What you will do
Look through the data below for the line with "A two-burn Hohmann" and the line with "A relay satellite is", then output those two and all lines in between, exactly as written.

:::::

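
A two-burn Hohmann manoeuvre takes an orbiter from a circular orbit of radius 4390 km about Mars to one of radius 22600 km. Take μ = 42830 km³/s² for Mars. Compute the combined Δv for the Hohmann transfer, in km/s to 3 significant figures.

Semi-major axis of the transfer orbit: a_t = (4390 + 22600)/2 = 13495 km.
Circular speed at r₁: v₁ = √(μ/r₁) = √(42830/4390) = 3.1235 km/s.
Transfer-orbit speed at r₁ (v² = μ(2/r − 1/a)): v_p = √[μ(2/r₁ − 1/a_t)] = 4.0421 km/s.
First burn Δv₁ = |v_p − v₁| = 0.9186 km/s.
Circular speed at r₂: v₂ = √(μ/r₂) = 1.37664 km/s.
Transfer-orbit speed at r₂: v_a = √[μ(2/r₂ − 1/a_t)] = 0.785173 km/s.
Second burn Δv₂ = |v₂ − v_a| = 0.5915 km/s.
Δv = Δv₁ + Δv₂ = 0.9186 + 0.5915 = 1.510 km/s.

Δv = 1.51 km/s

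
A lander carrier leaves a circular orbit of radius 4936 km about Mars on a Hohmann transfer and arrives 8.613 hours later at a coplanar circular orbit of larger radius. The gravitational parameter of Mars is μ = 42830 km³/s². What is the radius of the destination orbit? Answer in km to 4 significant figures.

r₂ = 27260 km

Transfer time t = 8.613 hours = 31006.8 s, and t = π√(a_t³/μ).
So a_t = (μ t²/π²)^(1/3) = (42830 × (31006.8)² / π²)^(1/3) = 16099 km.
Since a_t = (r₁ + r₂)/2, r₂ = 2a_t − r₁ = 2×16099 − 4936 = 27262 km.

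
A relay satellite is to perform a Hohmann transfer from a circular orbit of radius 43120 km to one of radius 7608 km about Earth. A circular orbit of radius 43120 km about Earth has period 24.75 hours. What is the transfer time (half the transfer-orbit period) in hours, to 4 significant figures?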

:::::

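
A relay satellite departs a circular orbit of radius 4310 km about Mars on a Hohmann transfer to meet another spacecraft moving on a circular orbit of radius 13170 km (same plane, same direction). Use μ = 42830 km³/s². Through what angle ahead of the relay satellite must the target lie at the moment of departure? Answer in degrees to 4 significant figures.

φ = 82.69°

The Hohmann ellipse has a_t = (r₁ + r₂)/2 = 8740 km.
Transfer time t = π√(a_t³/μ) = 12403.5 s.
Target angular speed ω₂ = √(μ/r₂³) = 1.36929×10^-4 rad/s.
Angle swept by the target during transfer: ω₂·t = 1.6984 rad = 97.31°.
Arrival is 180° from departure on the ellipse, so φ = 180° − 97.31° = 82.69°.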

:::::

Solution for this exercise
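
A two-burn Hohmann manoeuvre takes an orbiter from a circular orbit of radius 4390 km about Mars to one of radius 22600 km. Take μ = 42830 km³/s² for Mars. Compute the combined Δv for the Hohmann transfer, in km/s to 3 significant figures.

Semi-major axis of the transfer orbit: a_t = (4390 + 22600)/2 = 13495 km.
Circular speed at r₁: v₁ = √(μ/r₁) = √(42830/4390) = 3.1235 km/s.
Transfer-orbit speed at r₁ (v² = μ(2/r − 1/a)): v_p = √[μ(2/r₁ − 1/a_t)] = 4.0421 km/s.
First burn Δv₁ = |v_p − v₁| = 0.9186 km/s.
Circular speed at r₂: v₂ = √(μ/r₂) = 1.37664 km/s.
Transfer-orbit speed at r₂: v_a = √[μ(2/r₂ − 1/a_t)] = 0.785173 km/s.
Second burn Δv₂ = |v₂ − v_a| = 0.5915 km/s.
Δv = Δv₁ + Δv₂ = 0.9186 + 0.5915 = 1.510 km/s.

Δv = 1.51 km/s

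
A lander carrier leaves a circular orbit of radius 4936 km about Mars on a Hohmann transfer and arrives 8.613 hours later at a coplanar circular orbit of larger radius. The gravitational parameter of Mars is μ = 42830 km³/s². What is the radius of the destination orbit? Answer in km to 4 significant figures.

r₂ = 27260 km

Transfer time t = 8.613 hours = 31006.8 s, and t = π√(a_t³/μ).
So a_t = (μ t²/π²)^(1/3) = (42830 × (31006.8)² / π²)^(1/3) = 16099 km.
Since a_t = (r₁ + r₂)/2, r₂ = 2a_t − r₁ = 2×16099 − 4936 = 27262 km.

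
A relay satellite is to perform a Hohmann transfer from a circular orbit of radius 43120 km to one of radius 7608 km about Earth. A circular orbit of radius 43120 km about Earth has period 24.75 hours. What is the transfer time (half the transfer-orbit period) in hours, to 4 significant figures?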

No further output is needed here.